• **EXERCISE DETAILS**: Among the entries below, one stretch runs from the line that contains "Signals: clk, s0, s1, s2, s3, s4, s5, s6, s7, s8" through the line that contains "Simulate for 3 time steps (t = 0 .. 2).". Repeat that stretch exactly, ends included, and only that.

• **RECORD EXTRACTS**:
※ ※ ※

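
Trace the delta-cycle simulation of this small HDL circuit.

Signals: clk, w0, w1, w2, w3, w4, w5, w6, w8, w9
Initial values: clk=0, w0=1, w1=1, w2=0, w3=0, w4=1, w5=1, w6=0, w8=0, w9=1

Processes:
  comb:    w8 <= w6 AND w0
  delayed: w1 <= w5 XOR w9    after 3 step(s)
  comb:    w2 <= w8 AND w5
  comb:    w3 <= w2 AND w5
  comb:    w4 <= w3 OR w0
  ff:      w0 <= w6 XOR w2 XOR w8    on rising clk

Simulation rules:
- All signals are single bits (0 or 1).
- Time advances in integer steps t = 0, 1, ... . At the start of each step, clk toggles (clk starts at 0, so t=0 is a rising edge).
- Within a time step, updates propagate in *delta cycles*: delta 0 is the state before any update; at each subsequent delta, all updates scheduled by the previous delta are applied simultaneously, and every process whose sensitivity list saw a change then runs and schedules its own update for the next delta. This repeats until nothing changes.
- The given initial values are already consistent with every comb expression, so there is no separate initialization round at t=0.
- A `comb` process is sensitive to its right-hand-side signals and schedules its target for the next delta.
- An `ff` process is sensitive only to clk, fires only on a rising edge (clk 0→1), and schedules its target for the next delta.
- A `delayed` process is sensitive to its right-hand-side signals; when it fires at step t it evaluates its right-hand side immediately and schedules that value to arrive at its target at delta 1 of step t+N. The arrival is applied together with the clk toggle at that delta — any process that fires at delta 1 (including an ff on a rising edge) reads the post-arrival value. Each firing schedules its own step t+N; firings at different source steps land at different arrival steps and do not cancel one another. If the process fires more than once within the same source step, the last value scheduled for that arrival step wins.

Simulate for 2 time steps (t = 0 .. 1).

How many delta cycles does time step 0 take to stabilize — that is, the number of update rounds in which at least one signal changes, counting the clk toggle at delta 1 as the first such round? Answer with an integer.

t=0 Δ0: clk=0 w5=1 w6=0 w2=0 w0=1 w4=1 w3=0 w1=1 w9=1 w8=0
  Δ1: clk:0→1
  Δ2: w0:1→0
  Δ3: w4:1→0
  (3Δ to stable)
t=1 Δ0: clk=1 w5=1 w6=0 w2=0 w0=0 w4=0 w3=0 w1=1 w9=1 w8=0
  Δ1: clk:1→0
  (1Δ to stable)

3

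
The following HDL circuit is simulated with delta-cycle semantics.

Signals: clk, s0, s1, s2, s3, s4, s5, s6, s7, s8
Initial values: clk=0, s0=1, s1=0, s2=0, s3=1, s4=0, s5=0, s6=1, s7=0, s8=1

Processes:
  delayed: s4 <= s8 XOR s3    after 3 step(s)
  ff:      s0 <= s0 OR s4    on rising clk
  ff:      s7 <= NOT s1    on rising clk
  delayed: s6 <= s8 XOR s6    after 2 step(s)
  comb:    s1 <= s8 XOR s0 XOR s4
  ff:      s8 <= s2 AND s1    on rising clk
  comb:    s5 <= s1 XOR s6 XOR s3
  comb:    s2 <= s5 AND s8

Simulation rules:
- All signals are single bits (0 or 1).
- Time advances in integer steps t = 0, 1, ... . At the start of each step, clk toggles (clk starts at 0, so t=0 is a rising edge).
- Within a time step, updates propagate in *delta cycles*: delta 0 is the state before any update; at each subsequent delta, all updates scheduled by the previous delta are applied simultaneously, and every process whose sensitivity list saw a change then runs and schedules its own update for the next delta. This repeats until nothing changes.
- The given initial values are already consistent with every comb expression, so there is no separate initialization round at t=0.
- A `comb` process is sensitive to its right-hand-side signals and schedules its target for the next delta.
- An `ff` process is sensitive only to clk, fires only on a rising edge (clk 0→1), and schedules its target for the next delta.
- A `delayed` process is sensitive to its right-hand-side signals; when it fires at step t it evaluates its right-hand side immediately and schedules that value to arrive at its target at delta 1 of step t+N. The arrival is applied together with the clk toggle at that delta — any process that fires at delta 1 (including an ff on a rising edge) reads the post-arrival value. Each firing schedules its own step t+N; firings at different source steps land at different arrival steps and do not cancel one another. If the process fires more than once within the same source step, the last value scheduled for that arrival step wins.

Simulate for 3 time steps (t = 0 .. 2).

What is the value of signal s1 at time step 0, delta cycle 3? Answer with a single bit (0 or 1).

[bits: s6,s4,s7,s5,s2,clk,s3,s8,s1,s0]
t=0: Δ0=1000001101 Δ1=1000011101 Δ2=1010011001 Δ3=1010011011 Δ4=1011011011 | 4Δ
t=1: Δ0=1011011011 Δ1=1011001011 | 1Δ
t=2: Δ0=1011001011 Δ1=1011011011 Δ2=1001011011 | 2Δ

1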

※ ※ ※

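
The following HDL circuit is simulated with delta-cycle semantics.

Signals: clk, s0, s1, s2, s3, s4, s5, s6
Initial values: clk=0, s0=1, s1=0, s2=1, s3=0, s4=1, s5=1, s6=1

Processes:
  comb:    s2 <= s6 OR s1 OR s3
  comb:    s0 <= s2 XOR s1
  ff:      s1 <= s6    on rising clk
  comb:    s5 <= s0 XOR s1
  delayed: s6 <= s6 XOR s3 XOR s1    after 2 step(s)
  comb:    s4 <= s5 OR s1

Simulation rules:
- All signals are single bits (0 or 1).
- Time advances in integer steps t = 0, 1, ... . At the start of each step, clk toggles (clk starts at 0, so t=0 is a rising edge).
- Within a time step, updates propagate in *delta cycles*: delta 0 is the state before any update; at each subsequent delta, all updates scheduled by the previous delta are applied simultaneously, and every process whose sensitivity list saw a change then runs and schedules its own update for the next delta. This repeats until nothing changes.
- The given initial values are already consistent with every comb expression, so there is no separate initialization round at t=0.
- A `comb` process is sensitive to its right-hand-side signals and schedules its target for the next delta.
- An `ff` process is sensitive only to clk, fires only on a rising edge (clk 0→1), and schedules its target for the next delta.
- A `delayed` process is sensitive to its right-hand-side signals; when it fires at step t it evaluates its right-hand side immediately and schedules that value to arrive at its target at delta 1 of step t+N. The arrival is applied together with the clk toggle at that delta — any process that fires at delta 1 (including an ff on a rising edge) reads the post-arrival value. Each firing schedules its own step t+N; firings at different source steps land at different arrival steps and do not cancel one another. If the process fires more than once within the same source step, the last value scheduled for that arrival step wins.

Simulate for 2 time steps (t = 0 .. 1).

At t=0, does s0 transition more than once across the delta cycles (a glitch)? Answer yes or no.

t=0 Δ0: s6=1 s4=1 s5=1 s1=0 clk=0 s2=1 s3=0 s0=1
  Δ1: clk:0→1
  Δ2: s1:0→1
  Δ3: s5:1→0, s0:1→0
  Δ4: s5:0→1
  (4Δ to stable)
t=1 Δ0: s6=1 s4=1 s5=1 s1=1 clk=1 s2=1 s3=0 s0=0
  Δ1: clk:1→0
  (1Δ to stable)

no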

※ ※ ※

• **WRITTEN ANSWER**:
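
Signals: clk, s0, s1, s2, s3, s4, s5, s6, s7, s8
Initial values: clk=0, s0=1, s1=0, s2=0, s3=1, s4=0, s5=0, s6=1, s7=0, s8=1

Processes:
  delayed: s4 <= s8 XOR s3    after 3 step(s)
  ff:      s0 <= s0 OR s4    on rising clk
  ff:      s7 <= NOT s1    on rising clk
  delayed: s6 <= s8 XOR s6    after 2 step(s)
  comb:    s1 <= s8 XOR s0 XOR s4
  ff:      s8 <= s2 AND s1    on rising clk
  comb:    s5 <= s1 XOR s6 XOR s3
  comb:    s2 <= s5 AND s8

Simulation rules:
- All signals are single bits (0 or 1).
- Time advances in integer steps t = 0, 1, ... . At the start of each step, clk toggles (clk starts at 0, so t=0 is a rising edge).
- Within a time step, updates propagate in *delta cycles*: delta 0 is the state before any update; at each subsequent delta, all updates scheduled by the previous delta are applied simultaneously, and every process whose sensitivity list saw a change then runs and schedules its own update for the next delta. This repeats until nothing changes.
- The given initial values are already consistent with every comb expression, so there is no separate initialization round at t=0.
- A `comb` process is sensitive to its right-hand-side signals and schedules its target for the next delta.
- An `ff` process is sensitive only to clk, fires only on a rising edge (clk 0→1), and schedules its target for the next delta.
- A `delayed` process is sensitive to its right-hand-side signals; when it fires at step t it evaluates its right-hand side immediately and schedules that value to arrive at its target at delta 1 of step t+N. The arrival is applied together with the clk toggle at that delta — any process that fires at delta 1 (including an ff on a rising edge) reads the post-arrival value. Each firing schedules its own step t+N; firings at different source steps land at different arrival steps and do not cancel one another. If the process fires more than once within the same source step, the last value scheduled for that arrival step wins.

Simulate for 3 time steps (t = 0 .. 2).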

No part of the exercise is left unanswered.